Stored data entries
[Start of section]
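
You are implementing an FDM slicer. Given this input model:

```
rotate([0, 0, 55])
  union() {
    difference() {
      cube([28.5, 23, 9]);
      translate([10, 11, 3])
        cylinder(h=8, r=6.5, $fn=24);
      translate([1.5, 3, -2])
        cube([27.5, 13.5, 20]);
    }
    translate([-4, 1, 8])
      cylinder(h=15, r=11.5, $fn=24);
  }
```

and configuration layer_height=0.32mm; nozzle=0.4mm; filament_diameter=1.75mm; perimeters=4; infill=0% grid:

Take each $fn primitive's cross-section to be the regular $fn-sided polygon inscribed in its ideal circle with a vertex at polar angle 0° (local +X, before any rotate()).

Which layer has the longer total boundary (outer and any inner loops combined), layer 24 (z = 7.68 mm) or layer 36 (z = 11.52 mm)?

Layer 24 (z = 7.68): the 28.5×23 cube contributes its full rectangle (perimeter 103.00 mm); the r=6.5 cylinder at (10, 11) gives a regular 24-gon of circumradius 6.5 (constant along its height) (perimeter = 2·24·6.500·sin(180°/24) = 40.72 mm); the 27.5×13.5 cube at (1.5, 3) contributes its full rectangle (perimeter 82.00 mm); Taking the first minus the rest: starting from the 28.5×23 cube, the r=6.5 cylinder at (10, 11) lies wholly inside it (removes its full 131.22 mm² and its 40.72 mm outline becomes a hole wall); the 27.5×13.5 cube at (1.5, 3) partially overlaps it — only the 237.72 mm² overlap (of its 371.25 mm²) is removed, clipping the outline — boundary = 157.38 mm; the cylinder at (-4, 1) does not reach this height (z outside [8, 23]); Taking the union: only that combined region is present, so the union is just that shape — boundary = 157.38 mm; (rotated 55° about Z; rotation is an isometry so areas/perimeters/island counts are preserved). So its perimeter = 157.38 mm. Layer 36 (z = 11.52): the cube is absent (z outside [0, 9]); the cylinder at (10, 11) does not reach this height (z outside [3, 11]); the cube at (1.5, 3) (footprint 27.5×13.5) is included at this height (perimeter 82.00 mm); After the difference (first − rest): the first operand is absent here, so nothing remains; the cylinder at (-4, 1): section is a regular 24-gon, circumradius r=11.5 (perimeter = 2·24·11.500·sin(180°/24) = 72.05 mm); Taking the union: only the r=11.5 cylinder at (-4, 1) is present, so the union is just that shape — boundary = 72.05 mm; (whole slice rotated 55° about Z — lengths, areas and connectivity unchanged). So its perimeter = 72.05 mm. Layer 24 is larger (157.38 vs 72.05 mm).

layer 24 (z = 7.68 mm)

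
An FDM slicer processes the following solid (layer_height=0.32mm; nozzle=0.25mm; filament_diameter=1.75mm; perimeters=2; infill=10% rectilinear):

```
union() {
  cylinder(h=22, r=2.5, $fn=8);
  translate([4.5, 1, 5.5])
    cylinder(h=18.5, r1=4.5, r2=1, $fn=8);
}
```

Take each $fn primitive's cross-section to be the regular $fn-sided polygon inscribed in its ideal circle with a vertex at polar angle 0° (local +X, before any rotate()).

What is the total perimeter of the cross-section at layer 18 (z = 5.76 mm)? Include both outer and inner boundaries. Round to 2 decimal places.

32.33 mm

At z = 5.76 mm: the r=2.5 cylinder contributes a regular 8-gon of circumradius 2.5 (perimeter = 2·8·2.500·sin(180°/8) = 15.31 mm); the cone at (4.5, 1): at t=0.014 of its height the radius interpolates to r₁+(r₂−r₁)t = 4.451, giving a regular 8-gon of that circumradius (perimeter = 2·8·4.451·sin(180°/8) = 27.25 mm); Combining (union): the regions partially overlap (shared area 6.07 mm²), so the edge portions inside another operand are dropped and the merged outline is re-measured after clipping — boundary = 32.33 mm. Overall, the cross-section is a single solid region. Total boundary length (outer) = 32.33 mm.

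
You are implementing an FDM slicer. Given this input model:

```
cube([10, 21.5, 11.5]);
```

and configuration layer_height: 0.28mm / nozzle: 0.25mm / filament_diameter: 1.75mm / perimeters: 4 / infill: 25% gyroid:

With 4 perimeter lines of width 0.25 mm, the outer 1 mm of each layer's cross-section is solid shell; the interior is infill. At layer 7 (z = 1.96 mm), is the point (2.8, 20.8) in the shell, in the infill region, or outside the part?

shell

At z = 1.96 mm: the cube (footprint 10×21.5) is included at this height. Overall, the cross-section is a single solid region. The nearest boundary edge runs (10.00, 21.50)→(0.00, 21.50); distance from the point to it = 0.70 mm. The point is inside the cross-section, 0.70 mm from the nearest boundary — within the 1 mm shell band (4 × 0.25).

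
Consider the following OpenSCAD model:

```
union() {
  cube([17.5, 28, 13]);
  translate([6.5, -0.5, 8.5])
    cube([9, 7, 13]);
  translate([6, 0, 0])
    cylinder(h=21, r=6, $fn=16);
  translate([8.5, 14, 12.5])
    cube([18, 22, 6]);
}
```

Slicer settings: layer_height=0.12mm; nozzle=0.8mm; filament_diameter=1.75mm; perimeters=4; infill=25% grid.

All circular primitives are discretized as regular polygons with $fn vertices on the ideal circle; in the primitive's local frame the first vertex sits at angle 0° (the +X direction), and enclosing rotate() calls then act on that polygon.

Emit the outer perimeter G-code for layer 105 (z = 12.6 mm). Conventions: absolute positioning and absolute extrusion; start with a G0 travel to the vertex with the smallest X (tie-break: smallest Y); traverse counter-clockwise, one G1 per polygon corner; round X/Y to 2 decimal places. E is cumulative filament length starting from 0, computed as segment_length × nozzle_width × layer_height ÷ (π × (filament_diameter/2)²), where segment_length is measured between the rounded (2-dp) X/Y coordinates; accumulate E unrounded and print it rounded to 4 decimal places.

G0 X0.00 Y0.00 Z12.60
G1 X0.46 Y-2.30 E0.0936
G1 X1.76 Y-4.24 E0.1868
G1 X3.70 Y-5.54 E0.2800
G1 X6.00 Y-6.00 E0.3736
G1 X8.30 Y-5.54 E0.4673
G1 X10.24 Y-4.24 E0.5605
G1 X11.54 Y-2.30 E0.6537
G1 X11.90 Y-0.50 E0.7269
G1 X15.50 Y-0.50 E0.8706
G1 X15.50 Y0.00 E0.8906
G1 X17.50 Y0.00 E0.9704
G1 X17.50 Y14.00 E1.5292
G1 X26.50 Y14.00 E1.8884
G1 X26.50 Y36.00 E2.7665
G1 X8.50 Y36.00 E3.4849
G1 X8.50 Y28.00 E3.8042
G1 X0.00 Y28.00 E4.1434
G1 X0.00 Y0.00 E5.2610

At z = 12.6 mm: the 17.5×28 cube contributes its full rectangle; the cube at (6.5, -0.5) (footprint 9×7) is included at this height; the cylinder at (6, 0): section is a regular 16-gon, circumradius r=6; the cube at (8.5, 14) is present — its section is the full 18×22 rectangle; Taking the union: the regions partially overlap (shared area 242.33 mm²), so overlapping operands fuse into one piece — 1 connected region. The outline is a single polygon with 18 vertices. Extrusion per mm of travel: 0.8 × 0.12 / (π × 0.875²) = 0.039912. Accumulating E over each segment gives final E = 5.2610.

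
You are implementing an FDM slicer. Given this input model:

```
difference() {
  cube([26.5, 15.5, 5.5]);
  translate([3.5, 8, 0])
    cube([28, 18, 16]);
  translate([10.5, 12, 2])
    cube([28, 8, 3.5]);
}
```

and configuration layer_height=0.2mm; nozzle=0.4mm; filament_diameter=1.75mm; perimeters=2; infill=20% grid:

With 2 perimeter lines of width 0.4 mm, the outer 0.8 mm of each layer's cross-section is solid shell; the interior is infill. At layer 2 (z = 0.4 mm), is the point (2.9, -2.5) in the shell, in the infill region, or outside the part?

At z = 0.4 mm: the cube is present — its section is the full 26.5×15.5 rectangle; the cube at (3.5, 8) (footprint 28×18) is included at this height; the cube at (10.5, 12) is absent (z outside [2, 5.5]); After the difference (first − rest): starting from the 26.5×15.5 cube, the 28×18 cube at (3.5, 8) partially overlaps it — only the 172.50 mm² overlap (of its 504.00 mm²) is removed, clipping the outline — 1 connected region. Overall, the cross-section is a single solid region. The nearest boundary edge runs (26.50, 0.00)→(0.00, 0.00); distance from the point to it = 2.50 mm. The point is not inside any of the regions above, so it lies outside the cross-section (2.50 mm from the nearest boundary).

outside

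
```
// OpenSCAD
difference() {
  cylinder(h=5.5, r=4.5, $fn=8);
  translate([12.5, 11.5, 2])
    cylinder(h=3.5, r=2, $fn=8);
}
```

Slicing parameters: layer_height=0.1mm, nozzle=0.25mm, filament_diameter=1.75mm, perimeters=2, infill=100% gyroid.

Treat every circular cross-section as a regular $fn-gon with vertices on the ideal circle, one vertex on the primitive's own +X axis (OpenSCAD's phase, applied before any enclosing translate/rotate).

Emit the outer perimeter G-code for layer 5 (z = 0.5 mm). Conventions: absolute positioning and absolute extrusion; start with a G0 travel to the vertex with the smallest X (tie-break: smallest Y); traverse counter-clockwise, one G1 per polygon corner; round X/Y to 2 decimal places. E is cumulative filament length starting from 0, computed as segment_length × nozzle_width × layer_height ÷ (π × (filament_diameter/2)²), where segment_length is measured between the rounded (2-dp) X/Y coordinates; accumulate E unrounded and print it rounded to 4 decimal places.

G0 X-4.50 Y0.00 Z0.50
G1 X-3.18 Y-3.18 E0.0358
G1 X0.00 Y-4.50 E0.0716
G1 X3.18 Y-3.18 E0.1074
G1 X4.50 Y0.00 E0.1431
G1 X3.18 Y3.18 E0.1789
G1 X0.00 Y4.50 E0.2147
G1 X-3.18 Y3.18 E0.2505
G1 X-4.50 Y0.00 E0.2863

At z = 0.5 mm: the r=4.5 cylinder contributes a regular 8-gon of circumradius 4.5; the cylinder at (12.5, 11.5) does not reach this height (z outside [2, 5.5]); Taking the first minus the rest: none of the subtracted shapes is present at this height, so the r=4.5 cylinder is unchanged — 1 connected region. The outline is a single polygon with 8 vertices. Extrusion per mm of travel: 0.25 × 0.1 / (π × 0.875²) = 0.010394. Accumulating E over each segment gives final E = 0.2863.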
[End of section]
TASK> Copy each line of the entries in which the string "configuration" is found.

THE ANSWER>
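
and configuration layer_height=0.32mm; nozzle=0.4mm; filament_diameter=1.75mm; perimeters=4; infill=0% grid:
and configuration layer_height: 0.28mm / nozzle: 0.25mm / filament_diameter: 1.75mm / perimeters: 4 / infill: 25% gyroid:
and configuration layer_height=0.2mm; nozzle=0.4mm; filament_diameter=1.75mm; perimeters=2; infill=20% grid: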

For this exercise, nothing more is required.